### WORK ORDER
From the first line to the last, reproduce the data exactly.

#### MATERIAL PROVIDED ####

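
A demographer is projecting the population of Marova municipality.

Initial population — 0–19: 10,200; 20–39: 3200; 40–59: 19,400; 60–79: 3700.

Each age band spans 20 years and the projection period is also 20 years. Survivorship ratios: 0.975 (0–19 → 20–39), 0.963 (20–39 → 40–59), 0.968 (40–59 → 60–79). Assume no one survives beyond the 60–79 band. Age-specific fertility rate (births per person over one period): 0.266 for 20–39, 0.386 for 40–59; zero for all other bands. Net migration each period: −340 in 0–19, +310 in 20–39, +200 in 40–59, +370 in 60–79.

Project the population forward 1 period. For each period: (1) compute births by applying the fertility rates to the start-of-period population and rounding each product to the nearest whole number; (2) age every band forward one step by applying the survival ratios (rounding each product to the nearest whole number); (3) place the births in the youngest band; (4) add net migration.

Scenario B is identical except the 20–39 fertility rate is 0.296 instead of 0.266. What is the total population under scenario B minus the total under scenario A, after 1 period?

Call the groups 1 to 4, youngest first.
Period 1.
Births: 3200 × 0.266 = 851 ; 19400 × 0.386 = 7488 → total 8339
Group 2: 10200 × 0.975 = 9945
Group 3: 3200 × 0.963 = 3082
Group 4: 19400 × 0.968 = 18779
Net migration: Group 1 − 340 → 7999; Group 2 + 310 → 10255; Group 3 + 200 → 3282; Group 4 + 370 → 19149
Giving 7999 / 10255 / 3282 / 19149.
Scenario A total after 1 period: 40685
Scenario B projection —
Period 1.
Births: 3200 × 0.296 = 947 ; 19400 × 0.386 = 7488 → total 8435
Group 2: 10200 × 0.975 = 9945
Group 3: 3200 × 0.963 = 3082
Group 4: 19400 × 0.968 = 18779
Net migration: Group 1 − 340 → 8095; Group 2 + 310 → 10255; Group 3 + 200 → 3282; Group 4 + 370 → 19149
Giving 8095 / 10255 / 3282 / 19149.
Scenario B total after 1 period: 40781
Difference B − A = 40781 − 40685 = 96

96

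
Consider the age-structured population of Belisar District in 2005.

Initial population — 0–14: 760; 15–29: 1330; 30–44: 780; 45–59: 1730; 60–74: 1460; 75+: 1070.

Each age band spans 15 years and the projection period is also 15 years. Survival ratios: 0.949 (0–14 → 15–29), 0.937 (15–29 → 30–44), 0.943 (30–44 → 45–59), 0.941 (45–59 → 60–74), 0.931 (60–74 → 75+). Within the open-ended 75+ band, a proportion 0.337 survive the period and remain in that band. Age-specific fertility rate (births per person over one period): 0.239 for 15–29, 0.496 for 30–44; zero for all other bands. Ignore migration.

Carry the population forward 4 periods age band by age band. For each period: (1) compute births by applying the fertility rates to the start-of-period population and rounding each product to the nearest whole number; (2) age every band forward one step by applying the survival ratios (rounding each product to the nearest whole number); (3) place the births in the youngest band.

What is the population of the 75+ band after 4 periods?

Numbering the bands 1..6 from youngest to oldest:
Period 1.
Births: 1330 × 0.239 = 318 ; 780 × 0.496 = 387 — total 705
Band 2: 760 × 0.949 = 721
Band 3: 1330 × 0.937 = 1246
Band 4: 780 × 0.943 = 736
Band 5: 1730 × 0.941 = 1628
Band 6: 1460 × 0.931 + 1070 × 0.337 = 1359 + 361 = 1720
Giving 705 / 721 / 1246 / 736 / 1628 / 1720.
Period 2.
Births: 721 × 0.239 = 172 ; 1246 × 0.496 = 618 — total 790
Band 2: 705 × 0.949 = 669
Band 3: 721 × 0.937 = 676
Band 4: 1246 × 0.943 = 1175
Band 5: 736 × 0.941 = 693
Band 6: 1628 × 0.931 + 1720 × 0.337 = 1516 + 580 = 2096
Giving 790 / 669 / 676 / 1175 / 693 / 2096.
Period 3.
Births: 669 × 0.239 = 160 ; 676 × 0.496 = 335 — total 495
Band 2: 790 × 0.949 = 750
Band 3: 669 × 0.937 = 627
Band 4: 676 × 0.943 = 637
Band 5: 1175 × 0.941 = 1106
Band 6: 693 × 0.931 + 2096 × 0.337 = 645 + 706 = 1351
Giving 495 / 750 / 627 / 637 / 1106 / 1351.
Period 4.
Births: 750 × 0.239 = 179 ; 627 × 0.496 = 311 — total 490
Band 2: 495 × 0.949 = 470
Band 3: 750 × 0.937 = 703
Band 4: 627 × 0.943 = 591
Band 5: 637 × 0.941 = 599
Band 6: 1106 × 0.931 + 1351 × 0.337 = 1030 + 455 = 1485
Giving 490 / 470 / 703 / 591 / 599 / 1485.

1485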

####

### SOLVED EXERCISE
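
A demographer is projecting the population of Marova municipality.

Initial population — 0–19: 10,200; 20–39: 3200; 40–59: 19,400; 60–79: 3700.

Each age band spans 20 years and the projection period is also 20 years. Survivorship ratios: 0.975 (0–19 → 20–39), 0.963 (20–39 → 40–59), 0.968 (40–59 → 60–79). Assume no one survives beyond the 60–79 band. Age-specific fertility rate (births per person over one period): 0.266 for 20–39, 0.386 for 40–59; zero for all other bands. Net migration each period: −340 in 0–19, +310 in 20–39, +200 in 40–59, +370 in 60–79.

Project the population forward 1 period. For each period: (1) compute births by applying the fertility rates to the start-of-period population and rounding each product to the nearest whole number; (2) age every band forward one step by applying the survival ratios (rounding each product to the nearest whole number); (3) place the births in the youngest band; (4) add net migration.

Scenario B is identical except the 20–39 fertility rate is 0.296 instead of 0.266. What is the total population under scenario B minus the total under scenario A, after 1 period?

Call the groups 1 to 4, youngest first.
Period 1.
Births: 3200 × 0.266 = 851 ; 19400 × 0.386 = 7488 → total 8339
Group 2: 10200 × 0.975 = 9945
Group 3: 3200 × 0.963 = 3082
Group 4: 19400 × 0.968 = 18779
Net migration: Group 1 − 340 → 7999; Group 2 + 310 → 10255; Group 3 + 200 → 3282; Group 4 + 370 → 19149
Giving 7999 / 10255 / 3282 / 19149.
Scenario A total after 1 period: 40685
Scenario B projection —
Period 1.
Births: 3200 × 0.296 = 947 ; 19400 × 0.386 = 7488 → total 8435
Group 2: 10200 × 0.975 = 9945
Group 3: 3200 × 0.963 = 3082
Group 4: 19400 × 0.968 = 18779
Net migration: Group 1 − 340 → 8095; Group 2 + 310 → 10255; Group 3 + 200 → 3282; Group 4 + 370 → 19149
Giving 8095 / 10255 / 3282 / 19149.
Scenario B total after 1 period: 40781
Difference B − A = 40781 − 40685 = 96

96

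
Consider the age-structured population of Belisar District in 2005.

Initial population — 0–14: 760; 15–29: 1330; 30–44: 780; 45–59: 1730; 60–74: 1460; 75+: 1070.

Each age band spans 15 years and the projection period is also 15 years. Survival ratios: 0.949 (0–14 → 15–29), 0.937 (15–29 → 30–44), 0.943 (30–44 → 45–59), 0.941 (45–59 → 60–74), 0.931 (60–74 → 75+). Within the open-ended 75+ band, a proportion 0.337 survive the period and remain in that band. Age-specific fertility rate (births per person over one period): 0.239 for 15–29, 0.496 for 30–44; zero for all other bands. Ignore migration.

Carry the population forward 4 periods age band by age band. For each period: (1) compute births by applying the fertility rates to the start-of-period population and rounding each product to the nearest whole number; (2) age every band forward one step by applying the survival ratios (rounding each product to the nearest whole number); (3) place the births in the youngest band.

What is the population of the 75+ band after 4 periods?

Numbering the bands 1..6 from youngest to oldest:
Period 1.
Births: 1330 × 0.239 = 318 ; 780 × 0.496 = 387 — total 705
Band 2: 760 × 0.949 = 721
Band 3: 1330 × 0.937 = 1246
Band 4: 780 × 0.943 = 736
Band 5: 1730 × 0.941 = 1628
Band 6: 1460 × 0.931 + 1070 × 0.337 = 1359 + 361 = 1720
Giving 705 / 721 / 1246 / 736 / 1628 / 1720.
Period 2.
Births: 721 × 0.239 = 172 ; 1246 × 0.496 = 618 — total 790
Band 2: 705 × 0.949 = 669
Band 3: 721 × 0.937 = 676
Band 4: 1246 × 0.943 = 1175
Band 5: 736 × 0.941 = 693
Band 6: 1628 × 0.931 + 1720 × 0.337 = 1516 + 580 = 2096
Giving 790 / 669 / 676 / 1175 / 693 / 2096.
Period 3.
Births: 669 × 0.239 = 160 ; 676 × 0.496 = 335 — total 495
Band 2: 790 × 0.949 = 750
Band 3: 669 × 0.937 = 627
Band 4: 676 × 0.943 = 637
Band 5: 1175 × 0.941 = 1106
Band 6: 693 × 0.931 + 2096 × 0.337 = 645 + 706 = 1351
Giving 495 / 750 / 627 / 637 / 1106 / 1351.
Period 4.
Births: 750 × 0.239 = 179 ; 627 × 0.496 = 311 — total 490
Band 2: 495 × 0.949 = 470
Band 3: 750 × 0.937 = 703
Band 4: 627 × 0.943 = 591
Band 5: 637 × 0.941 = 599
Band 6: 1106 × 0.931 + 1351 × 0.337 = 1030 + 455 = 1485
Giving 490 / 470 / 703 / 591 / 599 / 1485.

1485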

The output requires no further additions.